Below are the entries to retype; reproduce each one exactly.

= Beginning of Section =

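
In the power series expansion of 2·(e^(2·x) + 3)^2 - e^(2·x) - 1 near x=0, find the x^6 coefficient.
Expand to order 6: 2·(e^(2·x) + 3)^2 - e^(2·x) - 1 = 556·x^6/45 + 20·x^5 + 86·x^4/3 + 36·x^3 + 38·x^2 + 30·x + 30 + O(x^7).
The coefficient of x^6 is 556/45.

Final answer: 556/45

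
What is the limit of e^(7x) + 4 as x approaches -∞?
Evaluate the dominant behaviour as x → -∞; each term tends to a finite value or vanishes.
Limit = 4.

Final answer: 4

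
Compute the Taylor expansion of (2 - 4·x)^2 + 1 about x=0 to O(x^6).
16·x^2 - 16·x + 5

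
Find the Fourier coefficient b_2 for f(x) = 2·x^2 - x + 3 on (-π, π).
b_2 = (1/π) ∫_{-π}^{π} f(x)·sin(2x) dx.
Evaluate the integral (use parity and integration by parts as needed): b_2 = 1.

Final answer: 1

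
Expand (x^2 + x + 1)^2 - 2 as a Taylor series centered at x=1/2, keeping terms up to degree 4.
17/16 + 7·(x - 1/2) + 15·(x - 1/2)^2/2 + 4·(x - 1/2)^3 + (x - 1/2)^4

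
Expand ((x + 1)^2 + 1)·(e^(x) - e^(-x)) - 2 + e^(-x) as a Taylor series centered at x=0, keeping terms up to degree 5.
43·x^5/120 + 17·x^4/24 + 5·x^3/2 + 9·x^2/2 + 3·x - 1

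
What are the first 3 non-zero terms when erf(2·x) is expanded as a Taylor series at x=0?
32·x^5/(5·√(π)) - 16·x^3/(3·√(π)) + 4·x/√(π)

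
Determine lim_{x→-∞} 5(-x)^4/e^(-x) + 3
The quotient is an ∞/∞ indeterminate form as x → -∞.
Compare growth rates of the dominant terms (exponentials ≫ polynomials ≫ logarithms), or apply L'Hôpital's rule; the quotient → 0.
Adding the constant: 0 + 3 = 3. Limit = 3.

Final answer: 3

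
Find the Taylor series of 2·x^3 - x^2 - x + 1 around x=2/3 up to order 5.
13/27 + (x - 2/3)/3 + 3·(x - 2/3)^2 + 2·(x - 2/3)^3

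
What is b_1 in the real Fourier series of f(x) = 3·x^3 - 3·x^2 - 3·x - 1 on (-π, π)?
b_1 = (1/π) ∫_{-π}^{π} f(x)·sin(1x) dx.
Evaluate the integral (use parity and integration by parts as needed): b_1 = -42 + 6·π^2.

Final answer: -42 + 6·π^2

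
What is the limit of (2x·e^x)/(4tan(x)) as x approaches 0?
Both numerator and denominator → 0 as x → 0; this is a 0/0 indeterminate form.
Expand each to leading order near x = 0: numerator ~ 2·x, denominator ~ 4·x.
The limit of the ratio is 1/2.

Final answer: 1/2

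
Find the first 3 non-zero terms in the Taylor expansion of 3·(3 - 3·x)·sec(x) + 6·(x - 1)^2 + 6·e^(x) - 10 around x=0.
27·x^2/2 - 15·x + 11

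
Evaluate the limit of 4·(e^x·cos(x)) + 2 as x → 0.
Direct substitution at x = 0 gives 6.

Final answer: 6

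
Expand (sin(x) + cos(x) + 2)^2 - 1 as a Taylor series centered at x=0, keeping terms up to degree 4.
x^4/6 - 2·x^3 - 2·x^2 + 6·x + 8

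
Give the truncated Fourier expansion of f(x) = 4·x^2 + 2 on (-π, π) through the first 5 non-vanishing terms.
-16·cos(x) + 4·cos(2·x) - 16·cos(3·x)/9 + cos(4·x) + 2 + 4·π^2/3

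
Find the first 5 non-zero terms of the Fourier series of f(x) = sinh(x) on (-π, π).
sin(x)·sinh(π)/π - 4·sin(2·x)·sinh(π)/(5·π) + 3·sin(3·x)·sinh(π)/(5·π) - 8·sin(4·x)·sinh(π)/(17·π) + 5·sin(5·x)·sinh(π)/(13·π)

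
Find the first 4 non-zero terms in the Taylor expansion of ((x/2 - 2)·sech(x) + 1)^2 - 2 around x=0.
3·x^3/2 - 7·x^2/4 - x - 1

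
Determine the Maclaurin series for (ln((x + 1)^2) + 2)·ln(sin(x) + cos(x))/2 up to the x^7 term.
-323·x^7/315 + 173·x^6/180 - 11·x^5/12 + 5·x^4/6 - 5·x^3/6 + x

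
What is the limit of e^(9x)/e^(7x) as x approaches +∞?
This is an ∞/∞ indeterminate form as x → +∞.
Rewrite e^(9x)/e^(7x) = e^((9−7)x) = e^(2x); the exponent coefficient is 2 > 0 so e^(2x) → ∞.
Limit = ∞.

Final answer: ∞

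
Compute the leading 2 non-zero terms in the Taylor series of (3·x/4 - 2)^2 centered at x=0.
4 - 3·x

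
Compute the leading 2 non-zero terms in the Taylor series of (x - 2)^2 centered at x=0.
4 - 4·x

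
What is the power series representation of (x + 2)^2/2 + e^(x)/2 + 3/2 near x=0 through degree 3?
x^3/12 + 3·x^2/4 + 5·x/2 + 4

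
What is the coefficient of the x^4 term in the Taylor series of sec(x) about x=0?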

= End of Section =

OUTPUT OF THE EXERCISE:
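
In the power series expansion of 2·(e^(2·x) + 3)^2 - e^(2·x) - 1 near x=0, find the x^6 coefficient.
Expand to order 6: 2·(e^(2·x) + 3)^2 - e^(2·x) - 1 = 556·x^6/45 + 20·x^5 + 86·x^4/3 + 36·x^3 + 38·x^2 + 30·x + 30 + O(x^7).
The coefficient of x^6 is 556/45.

Final answer: 556/45

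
What is the limit of e^(7x) + 4 as x approaches -∞?
Evaluate the dominant behaviour as x → -∞; each term tends to a finite value or vanishes.
Limit = 4.

Final answer: 4

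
Compute the Taylor expansion of (2 - 4·x)^2 + 1 about x=0 to O(x^6).
16·x^2 - 16·x + 5

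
Find the Fourier coefficient b_2 for f(x) = 2·x^2 - x + 3 on (-π, π).
b_2 = (1/π) ∫_{-π}^{π} f(x)·sin(2x) dx.
Evaluate the integral (use parity and integration by parts as needed): b_2 = 1.

Final answer: 1

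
Expand (x^2 + x + 1)^2 - 2 as a Taylor series centered at x=1/2, keeping terms up to degree 4.
17/16 + 7·(x - 1/2) + 15·(x - 1/2)^2/2 + 4·(x - 1/2)^3 + (x - 1/2)^4

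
Expand ((x + 1)^2 + 1)·(e^(x) - e^(-x)) - 2 + e^(-x) as a Taylor series centered at x=0, keeping terms up to degree 5.
43·x^5/120 + 17·x^4/24 + 5·x^3/2 + 9·x^2/2 + 3·x - 1

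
What are the first 3 non-zero terms when erf(2·x) is expanded as a Taylor series at x=0?
32·x^5/(5·√(π)) - 16·x^3/(3·√(π)) + 4·x/√(π)

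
Determine lim_{x→-∞} 5(-x)^4/e^(-x) + 3
The quotient is an ∞/∞ indeterminate form as x → -∞.
Compare growth rates of the dominant terms (exponentials ≫ polynomials ≫ logarithms), or apply L'Hôpital's rule; the quotient → 0.
Adding the constant: 0 + 3 = 3. Limit = 3.

Final answer: 3

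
Find the Taylor series of 2·x^3 - x^2 - x + 1 around x=2/3 up to order 5.
13/27 + (x - 2/3)/3 + 3·(x - 2/3)^2 + 2·(x - 2/3)^3

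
What is b_1 in the real Fourier series of f(x) = 3·x^3 - 3·x^2 - 3·x - 1 on (-π, π)?
b_1 = (1/π) ∫_{-π}^{π} f(x)·sin(1x) dx.
Evaluate the integral (use parity and integration by parts as needed): b_1 = -42 + 6·π^2.

Final answer: -42 + 6·π^2

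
What is the limit of (2x·e^x)/(4tan(x)) as x approaches 0?
Both numerator and denominator → 0 as x → 0; this is a 0/0 indeterminate form.
Expand each to leading order near x = 0: numerator ~ 2·x, denominator ~ 4·x.
The limit of the ratio is 1/2.

Final answer: 1/2

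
Find the first 3 non-zero terms in the Taylor expansion of 3·(3 - 3·x)·sec(x) + 6·(x - 1)^2 + 6·e^(x) - 10 around x=0.
27·x^2/2 - 15·x + 11

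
Evaluate the limit of 4·(e^x·cos(x)) + 2 as x → 0.
Direct substitution at x = 0 gives 6.

Final answer: 6

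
Expand (sin(x) + cos(x) + 2)^2 - 1 as a Taylor series centered at x=0, keeping terms up to degree 4.
x^4/6 - 2·x^3 - 2·x^2 + 6·x + 8

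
Give the truncated Fourier expansion of f(x) = 4·x^2 + 2 on (-π, π) through the first 5 non-vanishing terms.
-16·cos(x) + 4·cos(2·x) - 16·cos(3·x)/9 + cos(4·x) + 2 + 4·π^2/3

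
Find the first 5 non-zero terms of the Fourier series of f(x) = sinh(x) on (-π, π).
sin(x)·sinh(π)/π - 4·sin(2·x)·sinh(π)/(5·π) + 3·sin(3·x)·sinh(π)/(5·π) - 8·sin(4·x)·sinh(π)/(17·π) + 5·sin(5·x)·sinh(π)/(13·π)

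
Find the first 4 non-zero terms in the Taylor expansion of ((x/2 - 2)·sech(x) + 1)^2 - 2 around x=0.
3·x^3/2 - 7·x^2/4 - x - 1

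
Determine the Maclaurin series for (ln((x + 1)^2) + 2)·ln(sin(x) + cos(x))/2 up to the x^7 term.
-323·x^7/315 + 173·x^6/180 - 11·x^5/12 + 5·x^4/6 - 5·x^3/6 + x

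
What is the limit of e^(9x)/e^(7x) as x approaches +∞?
This is an ∞/∞ indeterminate form as x → +∞.
Rewrite e^(9x)/e^(7x) = e^((9−7)x) = e^(2x); the exponent coefficient is 2 > 0 so e^(2x) → ∞.
Limit = ∞.

Final answer: ∞

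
Compute the leading 2 non-zero terms in the Taylor series of (3·x/4 - 2)^2 centered at x=0.
4 - 3·x

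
Compute the leading 2 non-zero terms in the Taylor series of (x - 2)^2 centered at x=0.
4 - 4·x

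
What is the power series representation of (x + 2)^2/2 + e^(x)/2 + 3/2 near x=0 through degree 3?
x^3/12 + 3·x^2/4 + 5·x/2 + 4

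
What is the coefficient of the x^4 term in the Taylor series of sec(x) about x=0?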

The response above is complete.